§ PROMPT: Every entry must be copied word for word.

+++ STORED DATA +++

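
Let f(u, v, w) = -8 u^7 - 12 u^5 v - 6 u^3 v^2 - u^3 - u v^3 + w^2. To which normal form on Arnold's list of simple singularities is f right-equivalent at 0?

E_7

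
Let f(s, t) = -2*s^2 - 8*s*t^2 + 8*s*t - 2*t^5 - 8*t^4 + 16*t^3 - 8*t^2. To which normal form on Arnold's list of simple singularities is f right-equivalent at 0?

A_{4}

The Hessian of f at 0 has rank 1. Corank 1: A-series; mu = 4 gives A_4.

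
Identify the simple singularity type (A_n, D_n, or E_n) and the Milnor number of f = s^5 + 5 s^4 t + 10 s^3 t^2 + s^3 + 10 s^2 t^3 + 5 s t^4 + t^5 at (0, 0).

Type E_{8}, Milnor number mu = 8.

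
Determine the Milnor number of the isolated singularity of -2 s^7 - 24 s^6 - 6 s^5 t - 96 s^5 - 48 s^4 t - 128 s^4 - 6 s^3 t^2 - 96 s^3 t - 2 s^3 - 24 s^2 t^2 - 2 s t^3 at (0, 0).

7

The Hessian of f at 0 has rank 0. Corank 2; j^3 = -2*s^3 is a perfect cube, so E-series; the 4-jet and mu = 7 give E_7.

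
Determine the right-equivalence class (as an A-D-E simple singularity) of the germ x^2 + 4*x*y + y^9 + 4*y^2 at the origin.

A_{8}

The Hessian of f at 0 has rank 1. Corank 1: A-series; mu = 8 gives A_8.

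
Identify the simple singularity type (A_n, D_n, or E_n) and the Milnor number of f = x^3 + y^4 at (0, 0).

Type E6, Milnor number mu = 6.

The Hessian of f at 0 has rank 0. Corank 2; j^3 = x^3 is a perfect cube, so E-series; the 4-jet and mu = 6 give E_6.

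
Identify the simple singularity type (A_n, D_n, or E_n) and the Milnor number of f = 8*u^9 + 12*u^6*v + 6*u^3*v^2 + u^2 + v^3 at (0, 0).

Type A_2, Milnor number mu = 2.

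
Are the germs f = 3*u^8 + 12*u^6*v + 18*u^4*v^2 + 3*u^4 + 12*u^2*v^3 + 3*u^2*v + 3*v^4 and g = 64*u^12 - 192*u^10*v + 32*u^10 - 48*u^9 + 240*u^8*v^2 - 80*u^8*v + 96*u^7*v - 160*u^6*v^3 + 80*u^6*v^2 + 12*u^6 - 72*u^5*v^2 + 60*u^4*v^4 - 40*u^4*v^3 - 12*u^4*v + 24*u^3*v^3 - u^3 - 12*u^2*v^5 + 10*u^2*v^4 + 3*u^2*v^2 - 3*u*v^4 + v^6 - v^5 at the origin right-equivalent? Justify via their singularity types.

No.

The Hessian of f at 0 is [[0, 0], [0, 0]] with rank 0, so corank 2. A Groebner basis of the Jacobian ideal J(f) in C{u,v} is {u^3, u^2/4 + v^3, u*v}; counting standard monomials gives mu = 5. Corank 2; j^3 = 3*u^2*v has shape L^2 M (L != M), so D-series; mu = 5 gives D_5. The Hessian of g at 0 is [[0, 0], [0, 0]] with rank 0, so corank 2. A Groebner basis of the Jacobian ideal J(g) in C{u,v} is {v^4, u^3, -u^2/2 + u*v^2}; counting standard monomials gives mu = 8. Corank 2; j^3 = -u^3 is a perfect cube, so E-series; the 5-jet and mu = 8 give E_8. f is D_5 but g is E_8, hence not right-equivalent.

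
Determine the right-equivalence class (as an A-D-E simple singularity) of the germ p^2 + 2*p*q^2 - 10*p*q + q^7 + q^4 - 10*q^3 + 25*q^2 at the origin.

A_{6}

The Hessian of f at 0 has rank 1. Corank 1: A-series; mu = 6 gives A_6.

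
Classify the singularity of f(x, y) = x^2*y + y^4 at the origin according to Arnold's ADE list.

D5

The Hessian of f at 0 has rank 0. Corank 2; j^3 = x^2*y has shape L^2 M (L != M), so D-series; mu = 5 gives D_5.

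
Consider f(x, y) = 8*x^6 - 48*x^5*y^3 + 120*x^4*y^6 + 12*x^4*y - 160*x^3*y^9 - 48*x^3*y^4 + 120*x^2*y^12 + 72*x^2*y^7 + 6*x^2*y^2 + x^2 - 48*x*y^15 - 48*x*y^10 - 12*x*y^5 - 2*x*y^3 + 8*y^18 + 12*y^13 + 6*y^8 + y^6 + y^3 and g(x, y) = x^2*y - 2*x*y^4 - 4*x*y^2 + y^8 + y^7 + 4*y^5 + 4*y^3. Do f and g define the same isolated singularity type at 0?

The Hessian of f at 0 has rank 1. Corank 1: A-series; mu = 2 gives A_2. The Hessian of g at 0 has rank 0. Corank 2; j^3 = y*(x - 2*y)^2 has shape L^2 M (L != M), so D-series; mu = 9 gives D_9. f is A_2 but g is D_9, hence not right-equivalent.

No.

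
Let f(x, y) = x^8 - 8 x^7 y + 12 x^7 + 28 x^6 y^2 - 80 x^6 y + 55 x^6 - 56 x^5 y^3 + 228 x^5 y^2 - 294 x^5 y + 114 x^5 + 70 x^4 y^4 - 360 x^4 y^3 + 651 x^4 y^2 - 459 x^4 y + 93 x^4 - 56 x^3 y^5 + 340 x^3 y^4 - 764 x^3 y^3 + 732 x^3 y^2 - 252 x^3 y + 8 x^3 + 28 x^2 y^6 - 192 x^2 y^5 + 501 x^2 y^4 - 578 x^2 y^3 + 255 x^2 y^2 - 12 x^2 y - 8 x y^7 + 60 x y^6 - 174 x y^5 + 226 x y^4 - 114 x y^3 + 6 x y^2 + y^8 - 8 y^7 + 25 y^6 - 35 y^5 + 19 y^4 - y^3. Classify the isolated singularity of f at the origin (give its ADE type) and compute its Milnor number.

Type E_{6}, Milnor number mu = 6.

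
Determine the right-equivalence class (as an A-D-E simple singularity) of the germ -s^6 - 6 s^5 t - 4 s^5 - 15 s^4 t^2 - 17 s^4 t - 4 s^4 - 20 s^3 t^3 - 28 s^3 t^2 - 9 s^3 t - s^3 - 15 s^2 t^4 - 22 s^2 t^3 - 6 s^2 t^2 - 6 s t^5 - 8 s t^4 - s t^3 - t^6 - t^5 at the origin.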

+++

§ COMPLETED TASK:
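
Let f(u, v, w) = -8 u^7 - 12 u^5 v - 6 u^3 v^2 - u^3 - u v^3 + w^2. To which normal form on Arnold's list of simple singularities is f right-equivalent at 0?

E_7

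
Let f(s, t) = -2*s^2 - 8*s*t^2 + 8*s*t - 2*t^5 - 8*t^4 + 16*t^3 - 8*t^2. To which normal form on Arnold's list of simple singularities is f right-equivalent at 0?

A_{4}

The Hessian of f at 0 has rank 1. Corank 1: A-series; mu = 4 gives A_4.

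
Identify the simple singularity type (A_n, D_n, or E_n) and the Milnor number of f = s^5 + 5 s^4 t + 10 s^3 t^2 + s^3 + 10 s^2 t^3 + 5 s t^4 + t^5 at (0, 0).

Type E_{8}, Milnor number mu = 8.

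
Determine the Milnor number of the isolated singularity of -2 s^7 - 24 s^6 - 6 s^5 t - 96 s^5 - 48 s^4 t - 128 s^4 - 6 s^3 t^2 - 96 s^3 t - 2 s^3 - 24 s^2 t^2 - 2 s t^3 at (0, 0).

7

The Hessian of f at 0 has rank 0. Corank 2; j^3 = -2*s^3 is a perfect cube, so E-series; the 4-jet and mu = 7 give E_7.

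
Determine the right-equivalence class (as an A-D-E simple singularity) of the germ x^2 + 4*x*y + y^9 + 4*y^2 at the origin.

A_{8}

The Hessian of f at 0 has rank 1. Corank 1: A-series; mu = 8 gives A_8.

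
Identify the simple singularity type (A_n, D_n, or E_n) and the Milnor number of f = x^3 + y^4 at (0, 0).

Type E6, Milnor number mu = 6.

The Hessian of f at 0 has rank 0. Corank 2; j^3 = x^3 is a perfect cube, so E-series; the 4-jet and mu = 6 give E_6.

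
Identify the simple singularity type (A_n, D_n, or E_n) and the Milnor number of f = 8*u^9 + 12*u^6*v + 6*u^3*v^2 + u^2 + v^3 at (0, 0).

Type A_2, Milnor number mu = 2.

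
Are the germs f = 3*u^8 + 12*u^6*v + 18*u^4*v^2 + 3*u^4 + 12*u^2*v^3 + 3*u^2*v + 3*v^4 and g = 64*u^12 - 192*u^10*v + 32*u^10 - 48*u^9 + 240*u^8*v^2 - 80*u^8*v + 96*u^7*v - 160*u^6*v^3 + 80*u^6*v^2 + 12*u^6 - 72*u^5*v^2 + 60*u^4*v^4 - 40*u^4*v^3 - 12*u^4*v + 24*u^3*v^3 - u^3 - 12*u^2*v^5 + 10*u^2*v^4 + 3*u^2*v^2 - 3*u*v^4 + v^6 - v^5 at the origin right-equivalent? Justify via their singularity types.

No.

The Hessian of f at 0 is [[0, 0], [0, 0]] with rank 0, so corank 2. A Groebner basis of the Jacobian ideal J(f) in C{u,v} is {u^3, u^2/4 + v^3, u*v}; counting standard monomials gives mu = 5. Corank 2; j^3 = 3*u^2*v has shape L^2 M (L != M), so D-series; mu = 5 gives D_5. The Hessian of g at 0 is [[0, 0], [0, 0]] with rank 0, so corank 2. A Groebner basis of the Jacobian ideal J(g) in C{u,v} is {v^4, u^3, -u^2/2 + u*v^2}; counting standard monomials gives mu = 8. Corank 2; j^3 = -u^3 is a perfect cube, so E-series; the 5-jet and mu = 8 give E_8. f is D_5 but g is E_8, hence not right-equivalent.

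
Determine the right-equivalence class (as an A-D-E simple singularity) of the germ p^2 + 2*p*q^2 - 10*p*q + q^7 + q^4 - 10*q^3 + 25*q^2 at the origin.

A_{6}

The Hessian of f at 0 has rank 1. Corank 1: A-series; mu = 6 gives A_6.

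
Classify the singularity of f(x, y) = x^2*y + y^4 at the origin according to Arnold's ADE list.

D5

The Hessian of f at 0 has rank 0. Corank 2; j^3 = x^2*y has shape L^2 M (L != M), so D-series; mu = 5 gives D_5.

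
Consider f(x, y) = 8*x^6 - 48*x^5*y^3 + 120*x^4*y^6 + 12*x^4*y - 160*x^3*y^9 - 48*x^3*y^4 + 120*x^2*y^12 + 72*x^2*y^7 + 6*x^2*y^2 + x^2 - 48*x*y^15 - 48*x*y^10 - 12*x*y^5 - 2*x*y^3 + 8*y^18 + 12*y^13 + 6*y^8 + y^6 + y^3 and g(x, y) = x^2*y - 2*x*y^4 - 4*x*y^2 + y^8 + y^7 + 4*y^5 + 4*y^3. Do f and g define the same isolated singularity type at 0?

The Hessian of f at 0 has rank 1. Corank 1: A-series; mu = 2 gives A_2. The Hessian of g at 0 has rank 0. Corank 2; j^3 = y*(x - 2*y)^2 has shape L^2 M (L != M), so D-series; mu = 9 gives D_9. f is A_2 but g is D_9, hence not right-equivalent.

No.

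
Let f(x, y) = x^8 - 8 x^7 y + 12 x^7 + 28 x^6 y^2 - 80 x^6 y + 55 x^6 - 56 x^5 y^3 + 228 x^5 y^2 - 294 x^5 y + 114 x^5 + 70 x^4 y^4 - 360 x^4 y^3 + 651 x^4 y^2 - 459 x^4 y + 93 x^4 - 56 x^3 y^5 + 340 x^3 y^4 - 764 x^3 y^3 + 732 x^3 y^2 - 252 x^3 y + 8 x^3 + 28 x^2 y^6 - 192 x^2 y^5 + 501 x^2 y^4 - 578 x^2 y^3 + 255 x^2 y^2 - 12 x^2 y - 8 x y^7 + 60 x y^6 - 174 x y^5 + 226 x y^4 - 114 x y^3 + 6 x y^2 + y^8 - 8 y^7 + 25 y^6 - 35 y^5 + 19 y^4 - y^3. Classify the isolated singularity of f at the origin (give its ADE type) and compute its Milnor number.

Type E_{6}, Milnor number mu = 6.

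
Determine the right-equivalence class (as an A-D-E simple singularity) of the germ -s^6 - 6 s^5 t - 4 s^5 - 15 s^4 t^2 - 17 s^4 t - 4 s^4 - 20 s^3 t^3 - 28 s^3 t^2 - 9 s^3 t - s^3 - 15 s^2 t^4 - 22 s^2 t^3 - 6 s^2 t^2 - 6 s t^5 - 8 s t^4 - s t^3 - t^6 - t^5 at the origin.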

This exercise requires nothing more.